### Task directions
Set down, exactly as written, every line from the top of the records below to the line containing "t=7: a=-3, b=5", both ends included, and no others.

*** Opening Listed records ***

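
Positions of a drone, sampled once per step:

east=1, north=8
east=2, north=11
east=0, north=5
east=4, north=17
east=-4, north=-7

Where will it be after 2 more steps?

The jumps are (+1,+3), (-2,-6), (+4,+12), (-8,-24) — a geometric progression with ratio -2.
step 5: east=-4, north=-7 + (+16,+48) → east=12, north=41
step 6: east=12, north=41 + (-32,-96) → east=-20, north=-55

east=-20, north=-55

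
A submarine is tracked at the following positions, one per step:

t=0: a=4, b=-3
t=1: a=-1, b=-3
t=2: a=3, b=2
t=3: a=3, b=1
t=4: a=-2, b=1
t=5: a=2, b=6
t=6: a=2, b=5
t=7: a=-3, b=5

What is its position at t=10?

a=-4, b=9

Step-to-step displacements: (-5,+0), (+4,+5), (+0,-1), (-5,+0), (+4,+5), (+0,-1), (-5,+0) — a repeating cycle of length 3.
step 8: apply (+4,+5) → a=1, b=10
step 9: apply (+0,-1) → a=1, b=9
step 10: apply (-5,+0) → a=-4, b=9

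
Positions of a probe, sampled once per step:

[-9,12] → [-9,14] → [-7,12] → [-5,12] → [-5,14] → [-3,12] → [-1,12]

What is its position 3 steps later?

The moves between consecutive positions are [+0,+2], [+2,-2], [+2,+0], [+0,+2], [+2,-2], [+2,+0]; they repeat the 3-cycle [[+0,+2], [+2,-2], [+2,+0]].
step 7: apply [+0,+2] → [-1,14]
step 8: apply [+2,-2] → [1,12]
step 9: apply [+2,+0] → [3,12]

[3,12]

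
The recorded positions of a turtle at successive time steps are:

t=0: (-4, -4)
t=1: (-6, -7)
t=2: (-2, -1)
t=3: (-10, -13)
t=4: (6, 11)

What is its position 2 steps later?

The jumps are (-2, -3), (+4, +6), (-8, -12), (+16, +24) — a geometric progression with ratio -2.
step 5: (6, 11) + (-32, -48) → (-26, -37)
step 6: (-26, -37) + (+64, +96) → (38, 59)

(38, 59)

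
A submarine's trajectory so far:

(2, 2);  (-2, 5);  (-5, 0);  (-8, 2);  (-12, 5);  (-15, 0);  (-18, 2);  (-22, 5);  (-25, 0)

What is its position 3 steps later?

(-35, 0)

The moves between consecutive positions are (-4, +3), (-3, -5), (-3, +2), (-4, +3), (-3, -5), (-3, +2), (-4, +3), (-3, -5); they repeat the 3-cycle [(-4, +3), (-3, -5), (-3, +2)].
step 9: apply (-3, +2) → (-28, 2)
step 10: apply (-4, +3) → (-32, 5)
step 11: apply (-3, -5) → (-35, 0)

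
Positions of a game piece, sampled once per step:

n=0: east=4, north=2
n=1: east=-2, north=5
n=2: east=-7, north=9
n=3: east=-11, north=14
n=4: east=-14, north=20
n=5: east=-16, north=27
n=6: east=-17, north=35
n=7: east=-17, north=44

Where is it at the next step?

east=-16, north=54

Successive displacements: (-6, +3), (-5, +4), (-4, +5), (-3, +6), (-2, +7), (-1, +8), (+0, +9) — each changes by (+1, +1).
step 8: east=-17, north=44 + (+1, +10) → east=-16, north=54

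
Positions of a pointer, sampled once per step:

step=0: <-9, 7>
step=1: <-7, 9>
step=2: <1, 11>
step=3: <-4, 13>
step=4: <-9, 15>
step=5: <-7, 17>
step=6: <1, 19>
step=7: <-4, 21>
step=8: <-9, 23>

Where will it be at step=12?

First: cycles through -9, -7, 1, -4 every 4 steps. Step 12 lands at position 0 of the cycle → -9.
Second: linear, +2 per step → 31 at step 12.

<-9, 31>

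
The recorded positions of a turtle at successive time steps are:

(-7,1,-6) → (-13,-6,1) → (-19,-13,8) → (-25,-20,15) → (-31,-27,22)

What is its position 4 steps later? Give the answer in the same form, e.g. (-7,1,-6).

Constant displacement of (-6,-7,+7) per step.
step 5: (-31,-27,22) + (-6,-7,+7) → (-37,-34,29)
step 6: (-37,-34,29) + (-6,-7,+7) → (-43,-41,36)
step 7: (-43,-41,36) + (-6,-7,+7) → (-49,-48,43)
step 8: (-49,-48,43) + (-6,-7,+7) → (-55,-55,50)

(-55,-55,50)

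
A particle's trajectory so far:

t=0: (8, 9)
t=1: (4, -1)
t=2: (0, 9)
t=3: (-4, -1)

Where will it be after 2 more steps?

(-12, -1)

The first coordinate changes by -4 each step, so at step 5 it is 8 + 5·(-4) = -12.
The second coordinate repeats the cycle [9, -1] with period 2; step 5 mod 2 = 1, giving -1.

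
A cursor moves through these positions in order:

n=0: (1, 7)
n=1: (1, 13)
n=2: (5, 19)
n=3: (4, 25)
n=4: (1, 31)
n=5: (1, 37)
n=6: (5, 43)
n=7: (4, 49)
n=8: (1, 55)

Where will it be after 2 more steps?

First: cycles through 1, 1, 5, 4 every 4 steps. Step 10 lands at position 2 of the cycle → 5.
Second: linear, +6 per step → 67 at step 10.

(5, 67)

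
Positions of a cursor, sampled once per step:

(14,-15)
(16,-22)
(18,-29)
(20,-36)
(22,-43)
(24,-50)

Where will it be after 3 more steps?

(30,-71)

Each step adds (+2,-7) to the position.
step 6: (24,-50) + (+2,-7) → (26,-57)
step 7: (26,-57) + (+2,-7) → (28,-64)
step 8: (28,-64) + (+2,-7) → (30,-71)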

*** Closing Listed records ***

### Response
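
Positions of a drone, sampled once per step:

east=1, north=8
east=2, north=11
east=0, north=5
east=4, north=17
east=-4, north=-7

Where will it be after 2 more steps?

The jumps are (+1,+3), (-2,-6), (+4,+12), (-8,-24) — a geometric progression with ratio -2.
step 5: east=-4, north=-7 + (+16,+48) → east=12, north=41
step 6: east=12, north=41 + (-32,-96) → east=-20, north=-55

east=-20, north=-55

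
A submarine is tracked at the following positions, one per step:

t=0: a=4, b=-3
t=1: a=-1, b=-3
t=2: a=3, b=2
t=3: a=3, b=1
t=4: a=-2, b=1
t=5: a=2, b=6
t=6: a=2, b=5
t=7: a=-3, b=5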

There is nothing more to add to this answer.